Stored items from a collection.

■ ■ ■ ■ ■

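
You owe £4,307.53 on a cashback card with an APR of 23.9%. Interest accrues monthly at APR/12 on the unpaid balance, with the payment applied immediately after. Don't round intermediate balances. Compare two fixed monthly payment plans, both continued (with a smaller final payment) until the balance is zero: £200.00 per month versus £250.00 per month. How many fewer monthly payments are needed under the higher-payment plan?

Monthly rate r = 23.9%/12 = 1.99167% = 0.0199167.
At £200.00/mo: n = ⌈−ln(1 − rB₀/P)/ln(1+r)⌉ = 29 payments (last £82.69); total interest = total paid − £4,307.53 = £1,375.16.
At £250.00/mo: 22 payments (last £78.94); total interest £1,021.41.
Payments saved = 29 − 22 = 7.

7 fewer payments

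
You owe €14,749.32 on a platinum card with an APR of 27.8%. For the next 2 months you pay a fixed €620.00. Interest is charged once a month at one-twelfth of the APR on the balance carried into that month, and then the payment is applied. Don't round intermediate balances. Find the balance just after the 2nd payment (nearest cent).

€14,186.26

Monthly rate r = 27.8%/12 = 2.31667% = 0.0231667.
Each month: B ← B·(1+r) − €620.00.
Month 1: interest €341.69; balance after payment €14,471.01.
Month 2: interest €335.25; balance after payment €14,186.26.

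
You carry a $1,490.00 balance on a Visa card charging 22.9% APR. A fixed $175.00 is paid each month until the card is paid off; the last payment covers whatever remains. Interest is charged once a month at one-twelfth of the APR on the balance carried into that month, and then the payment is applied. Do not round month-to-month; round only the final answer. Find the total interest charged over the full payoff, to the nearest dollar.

$152

Monthly rate r = 22.9%/12 = 1.90833% = 0.0190833.
Payoff takes n = ⌈−ln(1 − rB₀/P)/ln(1+r)⌉ = ⌈9.380⌉ = 10 payments; the last is $66.85.
Total paid = 9·$175.00 + $66.85 = $1,641.85.
Total interest = total paid − principal = $1,641.85 − $1,490.00 = $151.85.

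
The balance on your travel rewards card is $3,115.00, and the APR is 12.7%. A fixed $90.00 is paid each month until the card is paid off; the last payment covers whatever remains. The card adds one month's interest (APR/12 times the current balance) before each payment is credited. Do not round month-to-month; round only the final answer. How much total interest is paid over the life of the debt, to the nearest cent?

$784.93

Monthly rate r = 12.7%/12 = 1.05833% = 0.0105833.
Payoff takes n = ⌈−ln(1 − rB₀/P)/ln(1+r)⌉ = ⌈43.331⌉ = 44 payments; the last is $29.93.
Total paid = 43·$90.00 + $29.93 = $3,899.93.
Total interest = total paid − principal = $3,899.93 − $3,115.00 = $784.93.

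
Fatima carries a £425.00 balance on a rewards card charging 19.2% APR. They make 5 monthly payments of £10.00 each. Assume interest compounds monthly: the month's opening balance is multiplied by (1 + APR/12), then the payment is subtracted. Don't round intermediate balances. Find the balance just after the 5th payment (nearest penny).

Monthly rate r = 19.2%/12 = 1.6% = 0.016.
Each month: B ← B·(1+r) − £10.00.
Month 1: interest £6.80; balance after payment £421.80.
Month 2: interest £6.75; balance after payment £418.55.
Month 3: interest £6.70; balance after payment £415.25.
Month 4: interest £6.64; balance after payment £411.89.
Month 5: interest £6.59; balance after payment £408.48.

£408.48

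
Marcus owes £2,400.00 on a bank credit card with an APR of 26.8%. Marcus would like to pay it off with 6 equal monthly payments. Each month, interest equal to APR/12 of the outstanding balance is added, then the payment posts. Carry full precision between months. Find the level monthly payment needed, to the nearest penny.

Monthly rate r = 26.8%/12 = 2.23333% = 0.0223333.
Level-payment amortization: P = B₀·r / (1 − (1+r)^(−n)) = 2400.00·0.0223333 / (1 − 1.02233^(−6)).
Denominator 1 − (1+r)^(−6) = 0.12411947.
P = 53.6 / 0.12411947 ≈ 431.84.

£431.84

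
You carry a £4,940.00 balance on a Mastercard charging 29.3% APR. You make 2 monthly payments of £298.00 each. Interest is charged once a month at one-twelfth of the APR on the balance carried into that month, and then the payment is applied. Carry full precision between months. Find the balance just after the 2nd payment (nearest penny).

£4,580.91

Monthly rate r = 29.3%/12 = 2.44167% = 0.0244167.
Each month: B ← B·(1+r) − £298.00.
Month 1: interest £120.62; balance after payment £4,762.62.
Month 2: interest £116.29; balance after payment £4,580.91.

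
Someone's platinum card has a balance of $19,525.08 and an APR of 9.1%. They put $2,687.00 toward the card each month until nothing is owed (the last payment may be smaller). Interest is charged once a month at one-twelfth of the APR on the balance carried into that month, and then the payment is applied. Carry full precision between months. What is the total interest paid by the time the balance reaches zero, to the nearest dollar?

Monthly rate r = 9.1%/12 = 0.758333% = 0.00758333.
Payoff takes n = ⌈−ln(1 − rB₀/P)/ln(1+r)⌉ = ⌈7.503⌉ = 8 payments; the last is $1,353.25.
Total paid = 7·$2,687.00 + $1,353.25 = $20,162.25.
Total interest = total paid − principal = $20,162.25 − $19,525.08 = $637.17.

$637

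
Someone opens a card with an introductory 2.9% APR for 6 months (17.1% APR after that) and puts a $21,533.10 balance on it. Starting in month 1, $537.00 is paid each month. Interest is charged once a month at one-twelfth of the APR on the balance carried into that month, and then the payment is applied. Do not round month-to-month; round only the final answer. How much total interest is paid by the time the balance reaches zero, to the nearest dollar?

$7,522

Promo months 1–6 at r₀ = 2.9%/12 = 0.00241667; months 7+ at r₁ = 17.1%/12 = 0.01425.
After month 6: iterate B ← B·(1+r₀) − $537.00 for 6 months → $18,605.69.
Then at r₁ with $537.00/mo: n₂ = −ln(1 − r₁·B/P)/ln(1+r₁) ≈ 48.11 → 49 more payments.
Total paid = 54·$537.00 + $57.52 = $29,055.52; interest = $29,055.52 − $21,533.10 = $7,522.42.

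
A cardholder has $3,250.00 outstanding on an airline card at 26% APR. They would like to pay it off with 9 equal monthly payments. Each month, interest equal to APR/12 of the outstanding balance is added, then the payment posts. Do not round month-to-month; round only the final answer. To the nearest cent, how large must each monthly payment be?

Monthly rate r = 26%/12 = 2.16667% = 0.0216667.
Level-payment amortization: P = B₀·r / (1 − (1+r)^(−n)) = 3250.00·0.0216667 / (1 − 1.02167^(−9)).
Denominator 1 − (1+r)^(−9) = 0.175450025.
P = 70.4167 / 0.175450025 ≈ 401.35.

$401.35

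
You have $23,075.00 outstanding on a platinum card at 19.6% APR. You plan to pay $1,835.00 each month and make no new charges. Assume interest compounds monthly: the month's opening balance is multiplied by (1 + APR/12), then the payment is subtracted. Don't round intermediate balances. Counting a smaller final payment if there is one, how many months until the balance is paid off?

15 months

Monthly rate r = 19.6%/12 = 1.63333% = 0.0163333.
Recurrence: B ← B·(1+r) − $1,835.00.
Month 1: interest $376.89; balance after payment $21,616.89.
Month 2: interest $353.08; balance after payment $20,134.97.
Closed form: n = −ln(1 − rB₀/P)/ln(1+r) = −ln(0.79461)/ln(1.01633) ≈ 14.190, so the balance reaches zero during payment 15.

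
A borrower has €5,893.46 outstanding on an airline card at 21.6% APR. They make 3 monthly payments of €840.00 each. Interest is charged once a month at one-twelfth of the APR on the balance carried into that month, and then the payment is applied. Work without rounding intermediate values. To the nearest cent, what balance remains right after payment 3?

Monthly rate r = 21.6%/12 = 1.8% = 0.018.
Each month: B ← B·(1+r) − €840.00.
Month 1: interest €106.08; balance after payment €5,159.54.
Month 2: interest €92.87; balance after payment €4,412.41.
Month 3: interest €79.42; balance after payment €3,651.84.

€3,651.84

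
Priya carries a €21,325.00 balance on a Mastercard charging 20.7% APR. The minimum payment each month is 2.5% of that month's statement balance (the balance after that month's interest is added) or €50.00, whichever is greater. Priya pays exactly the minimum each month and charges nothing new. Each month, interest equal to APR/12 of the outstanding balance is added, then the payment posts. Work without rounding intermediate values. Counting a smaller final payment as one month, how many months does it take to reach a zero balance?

Monthly rate r = 20.7%/12 = 1.725% = 0.01725.
While 2.5% of the post-interest balance exceeds €50.00, each month B ← (B·(1+r))·(1 − 0.025), i.e. B shrinks by the factor (1+r)·0.975 = 0.99182.
This holds for months 1–291. Entering month 292 the balance is €1,952.96; 2.5% of the post-interest balance is now below €50.00, so the flat €50.00 minimum applies from here.
From month 292 a fixed €50.00 at rate r clears €1,952.96 in 66 more payments. Total: 291 + 66 = 357 months.

357 months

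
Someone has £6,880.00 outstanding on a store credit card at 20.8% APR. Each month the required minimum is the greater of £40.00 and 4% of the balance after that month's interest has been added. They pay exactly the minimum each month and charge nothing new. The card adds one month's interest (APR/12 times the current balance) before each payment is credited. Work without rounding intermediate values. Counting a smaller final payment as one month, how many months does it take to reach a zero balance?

115 months

Monthly rate r = 20.8%/12 = 1.73333% = 0.0173333.
While 4% of the post-interest balance exceeds £40.00, each month B ← (B·(1+r))·(1 − 0.04), i.e. B shrinks by the factor (1+r)·0.96 = 0.97664.
This holds for months 1–83. Entering month 84 the balance is £967.28; 4% of the post-interest balance is now below £40.00, so the flat £40.00 minimum applies from here.
From month 84 a fixed £40.00 at rate r clears £967.28 in 32 more payments. Total: 83 + 32 = 115 months.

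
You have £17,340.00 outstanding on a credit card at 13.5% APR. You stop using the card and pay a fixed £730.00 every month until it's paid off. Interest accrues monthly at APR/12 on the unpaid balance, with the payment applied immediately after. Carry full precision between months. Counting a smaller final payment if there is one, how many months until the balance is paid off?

28 months

Monthly rate r = 13.5%/12 = 1.125% = 0.01125.
Recurrence: B ← B·(1+r) − £730.00.
Month 1: interest £195.07; balance after payment £16,805.08.
Month 2: interest £189.06; balance after payment £16,264.13.
Closed form: n = −ln(1 − rB₀/P)/ln(1+r) = −ln(0.73277)/ln(1.01125) ≈ 27.792, so the balance reaches zero during payment 28.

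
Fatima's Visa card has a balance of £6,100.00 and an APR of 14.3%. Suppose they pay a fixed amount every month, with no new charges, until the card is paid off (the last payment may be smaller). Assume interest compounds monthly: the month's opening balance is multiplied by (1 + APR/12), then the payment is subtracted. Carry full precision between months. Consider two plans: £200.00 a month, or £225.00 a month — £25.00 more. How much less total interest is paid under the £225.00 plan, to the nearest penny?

£215.11

Monthly rate r = 14.3%/12 = 1.19167% = 0.0119167.
At £200.00/mo: n = ⌈−ln(1 − rB₀/P)/ln(1+r)⌉ = 39 payments (last £26.29); total interest = total paid − £6,100.00 = £1,526.29.
At £225.00/mo: 33 payments (last £211.18); total interest £1,311.18.
Interest saved = £1,526.29 − £1,311.18 = £215.11.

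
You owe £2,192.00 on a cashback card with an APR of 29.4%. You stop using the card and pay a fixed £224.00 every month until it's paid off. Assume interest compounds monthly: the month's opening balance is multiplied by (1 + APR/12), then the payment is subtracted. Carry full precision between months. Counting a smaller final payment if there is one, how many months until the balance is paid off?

12 months

Monthly rate r = 29.4%/12 = 2.45% = 0.0245.
Recurrence: B ← B·(1+r) − £224.00.
Month 1: interest £53.70; balance after payment £2,021.70.
Month 2: interest £49.53; balance after payment £1,847.24.
Closed form: n = −ln(1 − rB₀/P)/ln(1+r) = −ln(0.76025)/ln(1.0245) ≈ 11.325, so the balance reaches zero during payment 12.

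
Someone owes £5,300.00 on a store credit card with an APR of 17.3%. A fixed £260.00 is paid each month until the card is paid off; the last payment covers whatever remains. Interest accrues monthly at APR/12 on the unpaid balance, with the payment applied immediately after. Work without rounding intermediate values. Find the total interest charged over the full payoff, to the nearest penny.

Monthly rate r = 17.3%/12 = 1.44167% = 0.0144167.
Payoff takes n = ⌈−ln(1 − rB₀/P)/ln(1+r)⌉ = ⌈24.310⌉ = 25 payments; the last is £81.01.
Total paid = 24·£260.00 + £81.01 = £6,321.01.
Total interest = total paid − principal = £6,321.01 − £5,300.00 = £1,021.01.

£1,021.01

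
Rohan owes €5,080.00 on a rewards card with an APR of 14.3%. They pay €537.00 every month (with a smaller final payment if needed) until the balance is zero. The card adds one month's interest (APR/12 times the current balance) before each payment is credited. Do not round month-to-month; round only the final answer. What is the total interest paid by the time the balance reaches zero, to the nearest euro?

€342

Monthly rate r = 14.3%/12 = 1.19167% = 0.0119167.
Payoff takes n = ⌈−ln(1 − rB₀/P)/ln(1+r)⌉ = ⌈10.097⌉ = 11 payments; the last is €52.19.
Total paid = 10·€537.00 + €52.19 = €5,422.19.
Total interest = total paid − principal = €5,422.19 − €5,080.00 = €342.19.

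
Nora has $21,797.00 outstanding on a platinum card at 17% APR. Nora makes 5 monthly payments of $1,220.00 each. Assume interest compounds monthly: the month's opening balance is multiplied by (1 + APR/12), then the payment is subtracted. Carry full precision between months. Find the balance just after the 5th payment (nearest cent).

Monthly rate r = 17%/12 = 1.41667% = 0.0141667.
Each month: B ← B·(1+r) − $1,220.00.
Month 1: interest $308.79; balance after payment $20,885.79.
Month 2: interest $295.88; balance after payment $19,961.67.
Month 3: interest $282.79; balance after payment $19,024.46.
Month 4: interest $269.51; balance after payment $18,073.98.
Month 5: interest $256.05; balance after payment $17,110.02.

$17,110.02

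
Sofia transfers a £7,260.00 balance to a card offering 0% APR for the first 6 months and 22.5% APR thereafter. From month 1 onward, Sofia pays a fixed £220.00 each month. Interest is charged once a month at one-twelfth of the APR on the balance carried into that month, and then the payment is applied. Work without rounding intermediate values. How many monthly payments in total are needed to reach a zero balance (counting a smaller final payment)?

44 payments

Promo months 1–6 at r₀ = 0%/12 = 0; months 7+ at r₁ = 22.5%/12 = 0.01875.
After month 6 (no interest yet): B = £7,260.00 − 6·£220.00 = £5,940.00.
Then at r₁ with £220.00/mo: n₂ = −ln(1 − r₁·B/P)/ln(1+r₁) ≈ 37.99 → 38 more payments.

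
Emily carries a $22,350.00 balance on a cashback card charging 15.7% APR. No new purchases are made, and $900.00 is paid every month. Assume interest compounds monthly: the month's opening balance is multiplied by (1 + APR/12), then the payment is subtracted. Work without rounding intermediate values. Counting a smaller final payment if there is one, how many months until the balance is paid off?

31 months

Monthly rate r = 15.7%/12 = 1.30833% = 0.0130833.
Recurrence: B ← B·(1+r) − $900.00.
Month 1: interest $292.41; balance after payment $21,742.41.
Month 2: interest $284.46; balance after payment $21,126.88.
Closed form: n = −ln(1 − rB₀/P)/ln(1+r) = −ln(0.6751)/ln(1.01308) ≈ 30.226, so the balance reaches zero during payment 31.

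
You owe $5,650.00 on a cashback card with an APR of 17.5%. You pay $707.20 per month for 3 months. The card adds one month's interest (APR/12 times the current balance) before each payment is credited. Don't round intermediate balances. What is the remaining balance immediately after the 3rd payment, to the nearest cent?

$3,748.12

Monthly rate r = 17.5%/12 = 1.45833% = 0.0145833.
Each month: B ← B·(1+r) − $707.20.
Month 1: interest $82.40; balance after payment $5,025.20.
Month 2: interest $73.28; balance after payment $4,391.28.
Month 3: interest $64.04; balance after payment $3,748.12.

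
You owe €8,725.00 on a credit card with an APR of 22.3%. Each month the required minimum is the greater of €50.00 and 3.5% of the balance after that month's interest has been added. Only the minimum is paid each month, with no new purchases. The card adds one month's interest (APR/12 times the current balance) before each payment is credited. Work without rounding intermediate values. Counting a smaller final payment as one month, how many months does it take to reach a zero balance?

Monthly rate r = 22.3%/12 = 1.85833% = 0.0185833.
While 3.5% of the post-interest balance exceeds €50.00, each month B ← (B·(1+r))·(1 − 0.035), i.e. B shrinks by the factor (1+r)·0.965 = 0.98293.
This holds for months 1–107. Entering month 108 the balance is €1,382.99; 3.5% of the post-interest balance is now below €50.00, so the flat €50.00 minimum applies from here.
From month 108 a fixed €50.00 at rate r clears €1,382.99 in 40 more payments. Total: 107 + 40 = 147 months.

147 months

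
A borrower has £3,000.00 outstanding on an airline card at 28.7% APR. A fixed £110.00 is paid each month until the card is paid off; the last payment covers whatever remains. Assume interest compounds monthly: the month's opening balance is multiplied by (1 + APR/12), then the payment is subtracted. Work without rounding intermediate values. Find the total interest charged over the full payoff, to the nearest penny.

£1,916.56

Monthly rate r = 28.7%/12 = 2.39167% = 0.0239167.
Payoff takes n = ⌈−ln(1 − rB₀/P)/ln(1+r)⌉ = ⌈44.693⌉ = 45 payments; the last is £76.56.
Total paid = 44·£110.00 + £76.56 = £4,916.56.
Total interest = total paid − principal = £4,916.56 − £3,000.00 = £1,916.56.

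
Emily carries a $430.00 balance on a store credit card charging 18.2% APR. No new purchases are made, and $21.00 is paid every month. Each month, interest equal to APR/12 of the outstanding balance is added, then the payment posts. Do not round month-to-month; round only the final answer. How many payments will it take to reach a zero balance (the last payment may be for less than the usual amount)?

25 payments

Monthly rate r = 18.2%/12 = 1.51667% = 0.0151667.
Recurrence: B ← B·(1+r) − $21.00.
Month 1: interest $6.52; balance after payment $415.52.
Month 2: interest $6.30; balance after payment $400.82.
Closed form: n = −ln(1 − rB₀/P)/ln(1+r) = −ln(0.68944)/ln(1.01517) ≈ 24.704, so the balance reaches zero during payment 25.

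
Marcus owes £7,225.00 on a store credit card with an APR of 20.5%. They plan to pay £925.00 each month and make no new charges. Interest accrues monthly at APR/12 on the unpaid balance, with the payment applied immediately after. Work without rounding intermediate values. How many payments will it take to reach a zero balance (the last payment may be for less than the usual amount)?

9 months

Monthly rate r = 20.5%/12 = 1.70833% = 0.0170833.
Recurrence: B ← B·(1+r) − £925.00.
Month 1: interest £123.43; balance after payment £6,423.43.
Month 2: interest £109.73; balance after payment £5,608.16.
Closed form: n = −ln(1 − rB₀/P)/ln(1+r) = −ln(0.86657)/ln(1.01708) ≈ 8.455, so the balance reaches zero during payment 9.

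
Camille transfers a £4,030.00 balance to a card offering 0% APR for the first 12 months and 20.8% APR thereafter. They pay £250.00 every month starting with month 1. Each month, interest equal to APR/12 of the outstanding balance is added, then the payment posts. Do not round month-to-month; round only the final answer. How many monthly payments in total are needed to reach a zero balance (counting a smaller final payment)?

Promo months 1–12 at r₀ = 0%/12 = 0; months 13+ at r₁ = 20.8%/12 = 0.0173333.
After month 12 (no interest yet): B = £4,030.00 − 12·£250.00 = £1,030.00.
Then at r₁ with £250.00/mo: n₂ = −ln(1 − r₁·B/P)/ln(1+r₁) ≈ 4.31 → 5 more payments.

17 months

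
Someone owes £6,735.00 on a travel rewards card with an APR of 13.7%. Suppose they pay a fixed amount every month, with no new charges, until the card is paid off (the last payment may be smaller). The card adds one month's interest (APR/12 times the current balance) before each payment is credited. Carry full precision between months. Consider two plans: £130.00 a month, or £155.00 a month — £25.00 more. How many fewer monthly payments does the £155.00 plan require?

Monthly rate r = 13.7%/12 = 1.14167% = 0.0114167.
At £130.00/mo: n = ⌈−ln(1 − rB₀/P)/ln(1+r)⌉ = 79 payments (last £111.60); total interest = total paid − £6,735.00 = £3,516.60.
At £155.00/mo: 61 payments (last £57.60); total interest £2,622.60.
Payments saved = 79 − 61 = 18.

18 fewer payments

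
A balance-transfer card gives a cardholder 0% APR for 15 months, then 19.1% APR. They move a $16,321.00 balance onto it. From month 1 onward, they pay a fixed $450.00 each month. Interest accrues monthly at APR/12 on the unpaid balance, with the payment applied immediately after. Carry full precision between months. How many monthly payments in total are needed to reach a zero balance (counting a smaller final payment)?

42 payments

Promo months 1–15 at r₀ = 0%/12 = 0; months 16+ at r₁ = 19.1%/12 = 0.0159167.
After month 15 (no interest yet): B = $16,321.00 − 15·$450.00 = $9,571.00.
Then at r₁ with $450.00/mo: n₂ = −ln(1 − r₁·B/P)/ln(1+r₁) ≈ 26.17 → 27 more payments.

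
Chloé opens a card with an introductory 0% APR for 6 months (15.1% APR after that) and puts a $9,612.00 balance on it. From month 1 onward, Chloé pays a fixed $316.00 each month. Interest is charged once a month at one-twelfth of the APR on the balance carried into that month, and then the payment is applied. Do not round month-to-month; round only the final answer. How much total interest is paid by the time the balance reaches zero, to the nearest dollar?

$1,561

Promo months 1–6 at r₀ = 0%/12 = 0; months 7+ at r₁ = 15.1%/12 = 0.0125833.
After month 6 (no interest yet): B = $9,612.00 − 6·$316.00 = $7,716.00.
Then at r₁ with $316.00/mo: n₂ = −ln(1 − r₁·B/P)/ln(1+r₁) ≈ 29.36 → 30 more payments.
Total paid = 35·$316.00 + $113.04 = $11,173.04; interest = $11,173.04 − $9,612.00 = $1,561.04.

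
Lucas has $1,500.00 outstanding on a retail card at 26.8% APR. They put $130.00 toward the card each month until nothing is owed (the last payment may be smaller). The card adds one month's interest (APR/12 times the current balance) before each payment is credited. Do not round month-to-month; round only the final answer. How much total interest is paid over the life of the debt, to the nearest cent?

Monthly rate r = 26.8%/12 = 2.23333% = 0.0223333.
Payoff takes n = ⌈−ln(1 − rB₀/P)/ln(1+r)⌉ = ⌈13.491⌉ = 14 payments; the last is $64.23.
Total paid = 13·$130.00 + $64.23 = $1,754.23.
Total interest = total paid − principal = $1,754.23 − $1,500.00 = $254.23.

$254.23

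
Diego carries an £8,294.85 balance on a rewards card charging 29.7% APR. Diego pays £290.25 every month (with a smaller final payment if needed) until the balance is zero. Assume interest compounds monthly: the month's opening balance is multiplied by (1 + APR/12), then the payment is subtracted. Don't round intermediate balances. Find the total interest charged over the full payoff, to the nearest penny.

Monthly rate r = 29.7%/12 = 2.475% = 0.02475.
Payoff takes n = ⌈−ln(1 − rB₀/P)/ln(1+r)⌉ = ⌈50.254⌉ = 51 payments; the last is £74.48.
Total paid = 50·£290.25 + £74.48 = £14,586.98.
Total interest = total paid − principal = £14,586.98 − £8,294.85 = £6,292.13.

£6,292.13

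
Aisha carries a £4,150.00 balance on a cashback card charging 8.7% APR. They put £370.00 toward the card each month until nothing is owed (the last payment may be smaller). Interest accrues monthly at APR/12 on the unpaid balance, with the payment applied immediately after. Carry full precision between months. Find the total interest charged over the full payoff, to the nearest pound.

Monthly rate r = 8.7%/12 = 0.725% = 0.00725.
Payoff takes n = ⌈−ln(1 − rB₀/P)/ln(1+r)⌉ = ⌈11.741⌉ = 12 payments; the last is £274.41.
Total paid = 11·£370.00 + £274.41 = £4,344.41.
Total interest = total paid − principal = £4,344.41 − £4,150.00 = £194.41.

£194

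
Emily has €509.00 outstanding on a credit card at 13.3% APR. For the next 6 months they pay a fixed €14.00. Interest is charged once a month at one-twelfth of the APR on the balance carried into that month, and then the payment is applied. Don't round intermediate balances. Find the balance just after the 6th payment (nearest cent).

€457.44

Monthly rate r = 13.3%/12 = 1.10833% = 0.0110833.
Each month: B ← B·(1+r) − €14.00.
Month 1: interest €5.64; balance after payment €500.64.
Month 2: interest €5.55; balance after payment €492.19.
Month 3: interest €5.46; balance after payment €483.65.
Month 4: interest €5.36; balance after payment €475.01.
Month 5: interest €5.26; balance after payment €466.27.
Month 6: interest €5.17; balance after payment €457.44.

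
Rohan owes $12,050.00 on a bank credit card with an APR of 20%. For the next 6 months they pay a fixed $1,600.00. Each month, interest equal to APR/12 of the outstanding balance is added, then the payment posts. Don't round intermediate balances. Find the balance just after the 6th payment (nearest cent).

$3,297.34

Monthly rate r = 20%/12 = 1.66667% = 0.0166667.
Each month: B ← B·(1+r) − $1,600.00.
Month 1: interest $200.83; balance after payment $10,650.83.
Month 2: interest $177.51; balance after payment $9,228.35.
Month 3: interest $153.81; balance after payment $7,782.15.
Month 4: interest $129.70; balance after payment $6,311.86.
Month 5: interest $105.20; balance after payment $4,817.05.
Month 6: interest $80.28; balance after payment $3,297.34.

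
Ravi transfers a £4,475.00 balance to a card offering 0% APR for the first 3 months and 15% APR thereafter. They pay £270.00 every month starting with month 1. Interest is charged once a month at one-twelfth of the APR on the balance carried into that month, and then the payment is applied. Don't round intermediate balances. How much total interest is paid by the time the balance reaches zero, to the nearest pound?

Promo months 1–3 at r₀ = 0%/12 = 0; months 4+ at r₁ = 15%/12 = 0.0125.
After month 3 (no interest yet): B = £4,475.00 − 3·£270.00 = £3,665.00.
Then at r₁ with £270.00/mo: n₂ = −ln(1 − r₁·B/P)/ln(1+r₁) ≈ 14.97 → 15 more payments.
Total paid = 17·£270.00 + £261.39 = £4,851.39; interest = £4,851.39 − £4,475.00 = £376.39.

£376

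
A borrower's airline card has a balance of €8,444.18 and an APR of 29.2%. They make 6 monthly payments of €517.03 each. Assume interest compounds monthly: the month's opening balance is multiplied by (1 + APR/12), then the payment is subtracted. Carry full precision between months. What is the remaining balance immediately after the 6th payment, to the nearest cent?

Monthly rate r = 29.2%/12 = 2.43333% = 0.0243333.
Each month: B ← B·(1+r) − €517.03.
Month 1: interest €205.48; balance after payment €8,132.63.
Month 2: interest €197.89; balance after payment €7,813.49.
Month 3: interest €190.13; balance after payment €7,486.59.
Month 4: interest €182.17; balance after payment €7,151.73.
Month 5: interest €174.03; balance after payment €6,808.73.
Month 6: interest €165.68; balance after payment €6,457.38.

€6,457.38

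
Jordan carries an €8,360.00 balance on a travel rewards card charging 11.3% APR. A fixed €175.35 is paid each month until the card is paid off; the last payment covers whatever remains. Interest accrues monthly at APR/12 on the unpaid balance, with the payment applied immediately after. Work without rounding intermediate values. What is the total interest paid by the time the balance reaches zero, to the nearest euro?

€2,789

Monthly rate r = 11.3%/12 = 0.941667% = 0.00941667.
Payoff takes n = ⌈−ln(1 − rB₀/P)/ln(1+r)⌉ = ⌈63.582⌉ = 64 payments; the last is €102.26.
Total paid = 63·€175.35 + €102.26 = €11,149.31.
Total interest = total paid − principal = €11,149.31 − €8,360.00 = €2,789.31.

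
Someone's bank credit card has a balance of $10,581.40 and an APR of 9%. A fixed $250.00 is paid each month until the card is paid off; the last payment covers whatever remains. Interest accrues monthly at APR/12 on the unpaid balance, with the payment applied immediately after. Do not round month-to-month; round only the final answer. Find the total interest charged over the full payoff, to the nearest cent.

$2,196.63

Monthly rate r = 9%/12 = 0.75% = 0.0075.
Payoff takes n = ⌈−ln(1 − rB₀/P)/ln(1+r)⌉ = ⌈51.112⌉ = 52 payments; the last is $28.03.
Total paid = 51·$250.00 + $28.03 = $12,778.03.
Total interest = total paid − principal = $12,778.03 − $10,581.40 = $2,196.63.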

■ ■ ■ ■ ■

GOAL OF THE EXERCISE. From the line containing "Jordan carries an" to the last line of the records above, please write out every line exactly and add nothing.

WRITTEN RESPONSE.
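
Jordan carries an €8,360.00 balance on a travel rewards card charging 11.3% APR. A fixed €175.35 is paid each month until the card is paid off; the last payment covers whatever remains. Interest accrues monthly at APR/12 on the unpaid balance, with the payment applied immediately after. Work without rounding intermediate values. What is the total interest paid by the time the balance reaches zero, to the nearest euro?

€2,789

Monthly rate r = 11.3%/12 = 0.941667% = 0.00941667.
Payoff takes n = ⌈−ln(1 − rB₀/P)/ln(1+r)⌉ = ⌈63.582⌉ = 64 payments; the last is €102.26.
Total paid = 63·€175.35 + €102.26 = €11,149.31.
Total interest = total paid − principal = €11,149.31 − €8,360.00 = €2,789.31.

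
Someone's bank credit card has a balance of $10,581.40 and an APR of 9%. A fixed $250.00 is paid each month until the card is paid off; the last payment covers whatever remains. Interest accrues monthly at APR/12 on the unpaid balance, with the payment applied immediately after. Do not round month-to-month; round only the final answer. Find the total interest charged over the full payoff, to the nearest cent.

$2,196.63

Monthly rate r = 9%/12 = 0.75% = 0.0075.
Payoff takes n = ⌈−ln(1 − rB₀/P)/ln(1+r)⌉ = ⌈51.112⌉ = 52 payments; the last is $28.03.
Total paid = 51·$250.00 + $28.03 = $12,778.03.
Total interest = total paid − principal = $12,778.03 − $10,581.40 = $2,196.63.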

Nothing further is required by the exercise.